Records excerpted from a collection
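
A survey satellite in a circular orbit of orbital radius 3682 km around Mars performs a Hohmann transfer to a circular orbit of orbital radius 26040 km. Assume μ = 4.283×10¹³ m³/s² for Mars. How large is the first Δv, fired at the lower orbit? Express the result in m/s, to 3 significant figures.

r₁ = 3682 km = 3.682×10⁶ m.
r₂ = 26040 km = 2.604×10⁷ m.
Transfer ellipse a_t = (r₁ + r₂)/2 = 1.486×10⁷ m.
At r₁: circular v_c1 = √(μ/r₁) = 3411 m/s; transfer-periapsis v_p = √[μ(2/r₁ − 1/a_t)] = 4515 m/s.
Δv₁ = v_p − v_c1 = 1104 m/s.

Δv ≈ 1100 m/s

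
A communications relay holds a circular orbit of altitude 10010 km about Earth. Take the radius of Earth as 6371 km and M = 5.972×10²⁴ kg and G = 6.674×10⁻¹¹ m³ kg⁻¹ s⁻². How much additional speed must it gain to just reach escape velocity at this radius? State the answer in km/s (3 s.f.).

μ = GM = 6.674×10⁻¹¹ × 5.972×10²⁴ = 3.986×10¹⁴ m³/s².
r = 6371 + 10010 = 16381 km = 1.6381×10⁷ m.
Circular speed v_c = √(μ/r) = 4933 m/s.
Escape speed v_esc = √(2μ/r) = √2 × v_c = 6976 m/s.
Δv = v_esc − v_c = 2043 m/s = 2.043 km/s.

Δv ≈ 2.04 km/s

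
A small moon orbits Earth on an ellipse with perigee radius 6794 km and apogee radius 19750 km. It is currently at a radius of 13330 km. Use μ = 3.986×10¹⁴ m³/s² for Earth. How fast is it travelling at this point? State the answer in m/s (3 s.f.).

v ≈ 5460 m/s

Semi-major axis a = (r_p + r_a)/2 = 13272 km = 1.327×10⁷ m.
Vis-viva: v² = μ(2/r − 1/a) = 3.986×10¹⁴ × (1.500×10⁻⁷ − 7.535×10⁻⁸) = 2.977×10⁷ m²/s².
v = 5456 m/s.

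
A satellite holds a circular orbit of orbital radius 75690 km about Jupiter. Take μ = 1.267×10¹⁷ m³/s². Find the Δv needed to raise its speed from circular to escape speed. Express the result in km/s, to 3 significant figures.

r = 75690 km = 7.569×10⁷ m.
Circular speed v_c = √(μ/r) = 40910 m/s.
Escape speed v_esc = √(2μ/r) = √2 × v_c = 57860 m/s.
Δv = v_esc − v_c = 16950 m/s = 16.95 km/s.

Δv ≈ 16.9 km/s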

#### [PROBLEM STATEMENT]
The full set of entries, copied exactly, is the expected answer.

#### [RESPONSE TO THIS EXERCISE]
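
A survey satellite in a circular orbit of orbital radius 3682 km around Mars performs a Hohmann transfer to a circular orbit of orbital radius 26040 km. Assume μ = 4.283×10¹³ m³/s² for Mars. How large is the first Δv, fired at the lower orbit? Express the result in m/s, to 3 significant figures.

r₁ = 3682 km = 3.682×10⁶ m.
r₂ = 26040 km = 2.604×10⁷ m.
Transfer ellipse a_t = (r₁ + r₂)/2 = 1.486×10⁷ m.
At r₁: circular v_c1 = √(μ/r₁) = 3411 m/s; transfer-periapsis v_p = √[μ(2/r₁ − 1/a_t)] = 4515 m/s.
Δv₁ = v_p − v_c1 = 1104 m/s.

Δv ≈ 1100 m/s

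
A communications relay holds a circular orbit of altitude 10010 km about Earth. Take the radius of Earth as 6371 km and M = 5.972×10²⁴ kg and G = 6.674×10⁻¹¹ m³ kg⁻¹ s⁻². How much additional speed must it gain to just reach escape velocity at this radius? State the answer in km/s (3 s.f.).

μ = GM = 6.674×10⁻¹¹ × 5.972×10²⁴ = 3.986×10¹⁴ m³/s².
r = 6371 + 10010 = 16381 km = 1.6381×10⁷ m.
Circular speed v_c = √(μ/r) = 4933 m/s.
Escape speed v_esc = √(2μ/r) = √2 × v_c = 6976 m/s.
Δv = v_esc − v_c = 2043 m/s = 2.043 km/s.

Δv ≈ 2.04 km/s

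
A small moon orbits Earth on an ellipse with perigee radius 6794 km and apogee radius 19750 km. It is currently at a radius of 13330 km. Use μ = 3.986×10¹⁴ m³/s² for Earth. How fast is it travelling at this point? State the answer in m/s (3 s.f.).

v ≈ 5460 m/s

Semi-major axis a = (r_p + r_a)/2 = 13272 km = 1.327×10⁷ m.
Vis-viva: v² = μ(2/r − 1/a) = 3.986×10¹⁴ × (1.500×10⁻⁷ − 7.535×10⁻⁸) = 2.977×10⁷ m²/s².
v = 5456 m/s.

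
A satellite holds a circular orbit of orbital radius 75690 km about Jupiter. Take μ = 1.267×10¹⁷ m³/s². Find the Δv needed to raise its speed from circular to escape speed. Express the result in km/s, to 3 significant figures.

r = 75690 km = 7.569×10⁷ m.
Circular speed v_c = √(μ/r) = 40910 m/s.
Escape speed v_esc = √(2μ/r) = √2 × v_c = 57860 m/s.
Δv = v_esc − v_c = 16950 m/s = 16.95 km/s.

Δv ≈ 16.9 km/s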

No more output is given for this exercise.